> Assignment
Lines below that include "independently" are the answer; copy each one.

▬▬▬▬▬▬▬▬▬▬

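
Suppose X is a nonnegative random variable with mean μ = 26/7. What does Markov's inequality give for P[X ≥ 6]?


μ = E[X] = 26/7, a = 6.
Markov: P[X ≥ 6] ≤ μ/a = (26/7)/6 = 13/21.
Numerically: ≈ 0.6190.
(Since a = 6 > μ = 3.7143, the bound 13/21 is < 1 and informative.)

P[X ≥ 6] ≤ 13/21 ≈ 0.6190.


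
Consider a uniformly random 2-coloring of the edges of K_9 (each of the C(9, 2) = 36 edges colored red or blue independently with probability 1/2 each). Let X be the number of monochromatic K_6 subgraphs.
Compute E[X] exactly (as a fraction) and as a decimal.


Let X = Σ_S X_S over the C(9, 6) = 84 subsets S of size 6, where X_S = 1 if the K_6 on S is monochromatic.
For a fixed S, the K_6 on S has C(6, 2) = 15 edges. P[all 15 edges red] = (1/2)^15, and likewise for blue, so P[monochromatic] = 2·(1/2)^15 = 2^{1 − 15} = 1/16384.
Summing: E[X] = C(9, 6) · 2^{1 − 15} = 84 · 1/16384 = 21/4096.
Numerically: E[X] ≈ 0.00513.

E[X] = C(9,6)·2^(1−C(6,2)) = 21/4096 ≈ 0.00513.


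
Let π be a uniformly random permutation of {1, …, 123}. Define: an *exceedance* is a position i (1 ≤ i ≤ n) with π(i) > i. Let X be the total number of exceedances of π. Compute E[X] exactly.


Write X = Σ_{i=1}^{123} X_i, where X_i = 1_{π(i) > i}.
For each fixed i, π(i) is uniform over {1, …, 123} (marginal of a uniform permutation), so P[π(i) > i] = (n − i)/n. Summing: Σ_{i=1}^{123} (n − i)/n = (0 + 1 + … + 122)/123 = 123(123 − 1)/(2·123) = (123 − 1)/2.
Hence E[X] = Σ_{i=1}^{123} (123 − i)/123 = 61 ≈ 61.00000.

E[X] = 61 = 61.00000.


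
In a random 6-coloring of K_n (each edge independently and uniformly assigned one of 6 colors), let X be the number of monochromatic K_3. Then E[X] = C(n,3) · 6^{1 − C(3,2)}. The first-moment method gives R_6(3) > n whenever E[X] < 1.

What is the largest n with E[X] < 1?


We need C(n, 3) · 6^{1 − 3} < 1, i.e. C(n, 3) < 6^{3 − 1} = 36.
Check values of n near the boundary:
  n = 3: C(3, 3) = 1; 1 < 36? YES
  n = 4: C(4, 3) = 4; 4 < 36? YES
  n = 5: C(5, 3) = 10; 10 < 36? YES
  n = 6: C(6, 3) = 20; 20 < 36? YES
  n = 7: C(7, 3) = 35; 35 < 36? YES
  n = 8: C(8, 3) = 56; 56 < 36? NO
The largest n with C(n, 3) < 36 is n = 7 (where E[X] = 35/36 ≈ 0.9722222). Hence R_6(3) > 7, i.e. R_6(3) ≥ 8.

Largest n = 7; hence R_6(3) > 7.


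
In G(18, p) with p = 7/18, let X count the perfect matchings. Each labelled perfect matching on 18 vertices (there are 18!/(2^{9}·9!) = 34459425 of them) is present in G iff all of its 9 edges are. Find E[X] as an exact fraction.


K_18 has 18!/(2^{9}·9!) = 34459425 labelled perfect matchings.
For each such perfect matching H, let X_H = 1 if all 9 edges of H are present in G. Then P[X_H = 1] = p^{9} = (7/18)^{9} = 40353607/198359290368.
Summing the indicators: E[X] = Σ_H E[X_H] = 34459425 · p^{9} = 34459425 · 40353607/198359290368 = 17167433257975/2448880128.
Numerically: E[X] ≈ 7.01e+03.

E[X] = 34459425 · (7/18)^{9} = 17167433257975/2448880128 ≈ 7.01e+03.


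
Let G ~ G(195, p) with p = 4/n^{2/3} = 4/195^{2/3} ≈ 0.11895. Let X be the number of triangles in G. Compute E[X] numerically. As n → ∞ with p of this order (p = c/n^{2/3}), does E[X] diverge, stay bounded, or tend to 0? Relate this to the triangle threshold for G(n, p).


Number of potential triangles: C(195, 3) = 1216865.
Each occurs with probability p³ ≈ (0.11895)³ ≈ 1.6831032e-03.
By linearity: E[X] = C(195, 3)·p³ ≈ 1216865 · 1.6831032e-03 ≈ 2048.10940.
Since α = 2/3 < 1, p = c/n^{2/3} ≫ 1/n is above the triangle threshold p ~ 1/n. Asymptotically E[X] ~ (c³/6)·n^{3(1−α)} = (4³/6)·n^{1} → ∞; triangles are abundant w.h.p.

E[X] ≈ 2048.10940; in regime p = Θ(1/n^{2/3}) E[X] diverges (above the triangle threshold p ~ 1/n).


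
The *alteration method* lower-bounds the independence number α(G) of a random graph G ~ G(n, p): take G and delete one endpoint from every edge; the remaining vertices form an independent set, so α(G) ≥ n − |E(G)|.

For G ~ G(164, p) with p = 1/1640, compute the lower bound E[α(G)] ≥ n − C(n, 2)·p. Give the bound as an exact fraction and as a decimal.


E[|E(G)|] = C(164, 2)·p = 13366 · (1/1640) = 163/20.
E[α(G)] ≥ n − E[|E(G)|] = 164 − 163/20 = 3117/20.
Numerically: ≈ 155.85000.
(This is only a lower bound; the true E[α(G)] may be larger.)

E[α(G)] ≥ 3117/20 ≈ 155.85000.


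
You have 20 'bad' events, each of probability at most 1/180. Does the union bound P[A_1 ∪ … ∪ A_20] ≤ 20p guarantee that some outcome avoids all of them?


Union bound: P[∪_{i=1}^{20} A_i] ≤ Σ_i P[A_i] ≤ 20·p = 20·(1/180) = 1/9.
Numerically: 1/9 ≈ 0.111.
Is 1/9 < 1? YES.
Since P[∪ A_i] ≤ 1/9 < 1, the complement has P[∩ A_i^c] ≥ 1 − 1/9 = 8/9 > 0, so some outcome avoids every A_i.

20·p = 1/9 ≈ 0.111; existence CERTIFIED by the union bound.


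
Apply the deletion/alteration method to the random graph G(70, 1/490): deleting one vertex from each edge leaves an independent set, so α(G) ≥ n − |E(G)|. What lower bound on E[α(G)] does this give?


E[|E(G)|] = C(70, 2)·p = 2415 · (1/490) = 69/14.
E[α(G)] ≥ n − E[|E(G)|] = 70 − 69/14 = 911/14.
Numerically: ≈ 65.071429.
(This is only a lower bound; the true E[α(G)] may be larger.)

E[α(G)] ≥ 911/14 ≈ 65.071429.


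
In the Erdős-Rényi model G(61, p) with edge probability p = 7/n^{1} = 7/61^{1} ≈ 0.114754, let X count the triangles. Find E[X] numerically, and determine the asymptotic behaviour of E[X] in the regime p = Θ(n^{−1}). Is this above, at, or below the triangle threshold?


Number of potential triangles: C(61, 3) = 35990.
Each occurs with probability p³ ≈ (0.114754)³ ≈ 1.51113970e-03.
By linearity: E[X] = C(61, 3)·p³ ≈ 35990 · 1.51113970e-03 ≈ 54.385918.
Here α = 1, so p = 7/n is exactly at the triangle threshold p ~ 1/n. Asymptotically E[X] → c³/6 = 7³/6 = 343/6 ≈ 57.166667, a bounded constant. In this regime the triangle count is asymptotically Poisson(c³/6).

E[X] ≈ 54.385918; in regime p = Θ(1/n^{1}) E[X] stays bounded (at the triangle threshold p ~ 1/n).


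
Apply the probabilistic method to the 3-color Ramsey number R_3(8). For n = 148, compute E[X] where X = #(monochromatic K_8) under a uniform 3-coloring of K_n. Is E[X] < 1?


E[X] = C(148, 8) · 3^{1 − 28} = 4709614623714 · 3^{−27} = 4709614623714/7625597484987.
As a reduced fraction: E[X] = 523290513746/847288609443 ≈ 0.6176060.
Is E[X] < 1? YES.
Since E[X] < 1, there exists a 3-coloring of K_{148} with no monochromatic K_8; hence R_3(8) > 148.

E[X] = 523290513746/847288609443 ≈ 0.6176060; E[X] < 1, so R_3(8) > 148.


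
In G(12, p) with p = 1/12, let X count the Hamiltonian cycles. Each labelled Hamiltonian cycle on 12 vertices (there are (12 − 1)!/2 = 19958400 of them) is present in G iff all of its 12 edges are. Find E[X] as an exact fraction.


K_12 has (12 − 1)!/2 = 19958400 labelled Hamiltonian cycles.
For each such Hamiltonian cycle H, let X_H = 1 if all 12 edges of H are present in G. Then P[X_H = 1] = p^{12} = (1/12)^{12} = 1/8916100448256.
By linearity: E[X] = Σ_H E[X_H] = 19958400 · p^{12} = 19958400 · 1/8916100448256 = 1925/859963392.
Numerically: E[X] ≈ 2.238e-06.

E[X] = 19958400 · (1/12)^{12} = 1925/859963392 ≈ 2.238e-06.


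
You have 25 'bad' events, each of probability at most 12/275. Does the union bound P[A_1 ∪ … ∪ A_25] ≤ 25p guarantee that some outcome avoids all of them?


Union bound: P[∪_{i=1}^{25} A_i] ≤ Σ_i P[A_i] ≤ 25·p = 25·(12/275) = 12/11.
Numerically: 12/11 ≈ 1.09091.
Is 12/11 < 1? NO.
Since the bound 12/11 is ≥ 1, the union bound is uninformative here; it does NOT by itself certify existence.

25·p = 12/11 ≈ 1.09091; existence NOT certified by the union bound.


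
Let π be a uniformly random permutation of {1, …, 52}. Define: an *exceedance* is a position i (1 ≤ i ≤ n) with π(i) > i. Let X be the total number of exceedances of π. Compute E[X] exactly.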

▬▬▬▬▬▬▬▬▬▬

> Answer section
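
Consider a uniformly random 2-coloring of the edges of K_9 (each of the C(9, 2) = 36 edges colored red or blue independently with probability 1/2 each). Let X be the number of monochromatic K_6 subgraphs.
In a random 6-coloring of K_n (each edge independently and uniformly assigned one of 6 colors), let X be the number of monochromatic K_3. Then E[X] = C(n,3) · 6^{1 − C(3,2)}. The first-moment method gives R_6(3) > n whenever E[X] < 1.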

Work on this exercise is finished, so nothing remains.